_PROBLEM DETAILS_
Your task is to set down the records below again, exactly.

= = = = =

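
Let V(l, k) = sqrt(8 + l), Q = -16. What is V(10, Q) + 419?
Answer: 419 + 3*sqrt(2) ≈ 423.24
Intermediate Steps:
V(10, Q) + 419 = sqrt(8 + 10) + 419 = sqrt(18) + 419 = 3*sqrt(2) + 419 = 419 + 3*sqrt(2)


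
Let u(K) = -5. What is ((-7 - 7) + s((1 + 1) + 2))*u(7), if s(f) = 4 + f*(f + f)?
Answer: -110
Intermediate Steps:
s(f) = 4 + 2*f² (s(f) = 4 + f*(2*f) = 4 + 2*f²)
((-7 - 7) + s((1 + 1) + 2))*u(7) = ((-7 - 7) + (4 + 2*((1 + 1) + 2)²))*(-5) = (-14 + (4 + 2*(2 + 2)²))*(-5) = (-14 + (4 + 2*4²))*(-5) = (-14 + (4 + 2*16))*(-5) = (-14 + (4 + 32))*(-5) = (-14 + 36)*(-5) = 22*(-5) = -110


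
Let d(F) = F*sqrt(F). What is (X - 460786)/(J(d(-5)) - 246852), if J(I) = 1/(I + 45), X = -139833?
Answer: 318767575956345/131012184076921 + 3003095*I*sqrt(5)/131012184076921 ≈ 2.4331 + 5.1256e-8*I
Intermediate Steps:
d(F) = F**(3/2)
J(I) = 1/(45 + I)
(X - 460786)/(J(d(-5)) - 246852) = (-139833 - 460786)/(1/(45 + (-5)**(3/2)) - 246852) = -600619/(1/(45 - 5*I*sqrt(5)) - 246852) = -600619/(-246852 + 1/(45 - 5*I*sqrt(5)))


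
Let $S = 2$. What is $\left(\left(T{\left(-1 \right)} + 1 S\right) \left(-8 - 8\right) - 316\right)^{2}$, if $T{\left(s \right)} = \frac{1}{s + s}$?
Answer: $115600$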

= = = = =

_RESULT FOR THIS TASK_
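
Let V(l, k) = sqrt(8 + l), Q = -16. What is V(10, Q) + 419?
Answer: 419 + 3*sqrt(2) ≈ 423.24
Intermediate Steps:
V(10, Q) + 419 = sqrt(8 + 10) + 419 = sqrt(18) + 419 = 3*sqrt(2) + 419 = 419 + 3*sqrt(2)


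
Let u(K) = -5. What is ((-7 - 7) + s((1 + 1) + 2))*u(7), if s(f) = 4 + f*(f + f)?
Answer: -110
Intermediate Steps:
s(f) = 4 + 2*f² (s(f) = 4 + f*(2*f) = 4 + 2*f²)
((-7 - 7) + s((1 + 1) + 2))*u(7) = ((-7 - 7) + (4 + 2*((1 + 1) + 2)²))*(-5) = (-14 + (4 + 2*(2 + 2)²))*(-5) = (-14 + (4 + 2*4²))*(-5) = (-14 + (4 + 2*16))*(-5) = (-14 + (4 + 32))*(-5) = (-14 + 36)*(-5) = 22*(-5) = -110


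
Let d(F) = F*sqrt(F). What is (X - 460786)/(J(d(-5)) - 246852), if J(I) = 1/(I + 45), X = -139833?
Answer: 318767575956345/131012184076921 + 3003095*I*sqrt(5)/131012184076921 ≈ 2.4331 + 5.1256e-8*I
Intermediate Steps:
d(F) = F**(3/2)
J(I) = 1/(45 + I)
(X - 460786)/(J(d(-5)) - 246852) = (-139833 - 460786)/(1/(45 + (-5)**(3/2)) - 246852) = -600619/(1/(45 - 5*I*sqrt(5)) - 246852) = -600619/(-246852 + 1/(45 - 5*I*sqrt(5)))


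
Let $S = 2$. What is $\left(\left(T{\left(-1 \right)} + 1 S\right) \left(-8 - 8\right) - 316\right)^{2}$, if $T{\left(s \right)} = \frac{1}{s + s}$?
Answer: $115600$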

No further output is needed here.